● Data shown
══════

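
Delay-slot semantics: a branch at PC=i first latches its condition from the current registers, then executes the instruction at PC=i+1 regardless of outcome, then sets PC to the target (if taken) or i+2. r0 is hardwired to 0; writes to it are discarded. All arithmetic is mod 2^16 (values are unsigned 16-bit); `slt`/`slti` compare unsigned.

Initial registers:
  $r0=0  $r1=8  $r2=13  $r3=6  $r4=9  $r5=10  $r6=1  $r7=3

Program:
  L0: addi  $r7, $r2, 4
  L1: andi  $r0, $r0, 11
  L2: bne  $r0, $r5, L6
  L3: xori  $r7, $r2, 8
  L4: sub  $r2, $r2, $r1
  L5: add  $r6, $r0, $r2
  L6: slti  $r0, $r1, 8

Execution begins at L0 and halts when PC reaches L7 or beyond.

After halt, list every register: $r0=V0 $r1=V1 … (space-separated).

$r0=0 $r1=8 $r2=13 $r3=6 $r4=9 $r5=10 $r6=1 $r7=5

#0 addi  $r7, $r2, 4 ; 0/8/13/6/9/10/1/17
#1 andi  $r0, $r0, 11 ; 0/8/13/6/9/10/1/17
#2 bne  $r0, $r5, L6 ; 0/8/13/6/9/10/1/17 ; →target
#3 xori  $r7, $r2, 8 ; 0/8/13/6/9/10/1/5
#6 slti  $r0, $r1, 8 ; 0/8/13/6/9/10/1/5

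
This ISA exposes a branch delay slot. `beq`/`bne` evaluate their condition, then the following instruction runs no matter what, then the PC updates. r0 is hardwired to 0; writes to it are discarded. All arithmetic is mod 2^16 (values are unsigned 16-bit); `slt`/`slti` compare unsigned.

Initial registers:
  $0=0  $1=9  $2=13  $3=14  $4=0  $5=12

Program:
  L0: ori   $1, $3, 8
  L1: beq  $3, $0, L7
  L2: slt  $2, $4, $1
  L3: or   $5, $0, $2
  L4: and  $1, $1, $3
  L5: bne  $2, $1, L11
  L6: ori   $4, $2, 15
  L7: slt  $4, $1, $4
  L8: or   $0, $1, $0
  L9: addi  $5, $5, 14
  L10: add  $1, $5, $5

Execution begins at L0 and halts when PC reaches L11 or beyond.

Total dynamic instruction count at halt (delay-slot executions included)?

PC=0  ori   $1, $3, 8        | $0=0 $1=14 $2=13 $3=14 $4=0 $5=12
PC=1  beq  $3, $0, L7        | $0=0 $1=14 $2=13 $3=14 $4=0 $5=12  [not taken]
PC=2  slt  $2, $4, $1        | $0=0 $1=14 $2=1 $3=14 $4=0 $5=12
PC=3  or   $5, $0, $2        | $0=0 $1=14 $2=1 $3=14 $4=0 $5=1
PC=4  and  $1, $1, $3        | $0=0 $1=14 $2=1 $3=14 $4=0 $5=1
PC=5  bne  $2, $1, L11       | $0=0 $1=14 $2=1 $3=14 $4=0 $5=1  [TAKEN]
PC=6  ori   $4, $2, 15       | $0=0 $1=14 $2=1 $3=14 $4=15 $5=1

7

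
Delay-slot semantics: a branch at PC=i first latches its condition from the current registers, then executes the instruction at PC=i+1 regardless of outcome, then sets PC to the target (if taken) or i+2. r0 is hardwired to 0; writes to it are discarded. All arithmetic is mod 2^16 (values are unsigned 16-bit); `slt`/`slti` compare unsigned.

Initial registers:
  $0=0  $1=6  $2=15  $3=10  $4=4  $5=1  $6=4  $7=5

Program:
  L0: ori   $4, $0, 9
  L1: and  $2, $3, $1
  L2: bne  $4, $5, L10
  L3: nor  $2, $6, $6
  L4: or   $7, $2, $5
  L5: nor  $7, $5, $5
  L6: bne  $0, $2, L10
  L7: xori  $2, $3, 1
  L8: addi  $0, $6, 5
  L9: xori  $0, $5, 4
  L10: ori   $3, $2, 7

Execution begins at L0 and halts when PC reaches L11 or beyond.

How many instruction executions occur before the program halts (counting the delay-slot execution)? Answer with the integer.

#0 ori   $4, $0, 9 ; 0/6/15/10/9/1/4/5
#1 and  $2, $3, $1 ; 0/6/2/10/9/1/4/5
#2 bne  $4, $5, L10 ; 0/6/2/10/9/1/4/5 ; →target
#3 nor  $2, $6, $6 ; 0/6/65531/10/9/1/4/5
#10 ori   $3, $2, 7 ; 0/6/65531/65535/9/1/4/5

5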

══════

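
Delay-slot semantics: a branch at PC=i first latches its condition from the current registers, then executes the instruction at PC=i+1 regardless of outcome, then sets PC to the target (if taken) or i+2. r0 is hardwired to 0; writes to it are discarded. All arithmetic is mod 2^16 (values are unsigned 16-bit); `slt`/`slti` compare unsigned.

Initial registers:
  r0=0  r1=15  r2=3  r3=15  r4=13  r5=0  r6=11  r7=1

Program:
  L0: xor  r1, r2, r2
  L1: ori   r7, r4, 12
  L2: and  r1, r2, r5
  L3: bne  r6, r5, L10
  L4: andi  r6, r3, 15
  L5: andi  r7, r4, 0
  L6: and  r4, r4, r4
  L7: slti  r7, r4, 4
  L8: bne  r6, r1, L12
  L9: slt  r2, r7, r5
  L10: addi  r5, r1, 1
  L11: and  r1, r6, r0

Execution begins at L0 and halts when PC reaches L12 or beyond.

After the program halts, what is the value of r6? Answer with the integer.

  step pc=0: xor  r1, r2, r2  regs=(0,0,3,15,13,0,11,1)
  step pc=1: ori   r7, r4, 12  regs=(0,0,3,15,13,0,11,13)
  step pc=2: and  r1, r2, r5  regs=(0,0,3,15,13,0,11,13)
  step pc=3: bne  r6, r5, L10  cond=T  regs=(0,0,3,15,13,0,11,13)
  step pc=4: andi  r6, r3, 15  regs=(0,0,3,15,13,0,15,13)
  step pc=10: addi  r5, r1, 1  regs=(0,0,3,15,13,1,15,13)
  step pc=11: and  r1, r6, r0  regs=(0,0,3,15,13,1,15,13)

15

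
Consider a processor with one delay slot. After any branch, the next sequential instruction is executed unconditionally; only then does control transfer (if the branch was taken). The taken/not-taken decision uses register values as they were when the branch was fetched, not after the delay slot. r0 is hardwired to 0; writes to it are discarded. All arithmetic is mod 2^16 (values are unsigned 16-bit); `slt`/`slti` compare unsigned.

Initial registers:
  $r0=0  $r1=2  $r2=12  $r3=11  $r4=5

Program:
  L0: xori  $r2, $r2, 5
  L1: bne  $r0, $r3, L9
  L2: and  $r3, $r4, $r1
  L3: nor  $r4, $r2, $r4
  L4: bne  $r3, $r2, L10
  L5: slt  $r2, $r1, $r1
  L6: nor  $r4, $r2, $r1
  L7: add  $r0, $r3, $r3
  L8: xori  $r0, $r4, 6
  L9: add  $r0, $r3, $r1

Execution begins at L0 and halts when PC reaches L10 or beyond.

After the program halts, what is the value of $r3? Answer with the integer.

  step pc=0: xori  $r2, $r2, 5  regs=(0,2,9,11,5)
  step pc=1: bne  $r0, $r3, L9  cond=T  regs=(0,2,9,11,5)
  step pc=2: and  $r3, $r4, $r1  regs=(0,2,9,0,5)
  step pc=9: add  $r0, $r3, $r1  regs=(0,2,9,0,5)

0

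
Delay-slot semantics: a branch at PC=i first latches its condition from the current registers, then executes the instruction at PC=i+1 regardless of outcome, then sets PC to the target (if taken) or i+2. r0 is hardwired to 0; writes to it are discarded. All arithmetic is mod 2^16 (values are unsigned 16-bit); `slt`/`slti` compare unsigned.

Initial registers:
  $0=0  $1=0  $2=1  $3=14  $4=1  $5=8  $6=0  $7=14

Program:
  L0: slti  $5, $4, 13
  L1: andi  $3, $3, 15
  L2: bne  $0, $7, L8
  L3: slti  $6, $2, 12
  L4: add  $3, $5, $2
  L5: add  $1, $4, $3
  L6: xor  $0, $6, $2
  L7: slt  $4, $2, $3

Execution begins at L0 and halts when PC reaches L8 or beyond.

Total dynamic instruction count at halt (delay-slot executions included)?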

══════

For every line above that holds the string "reaches", add one to a count; give that count alone.

● The answer
6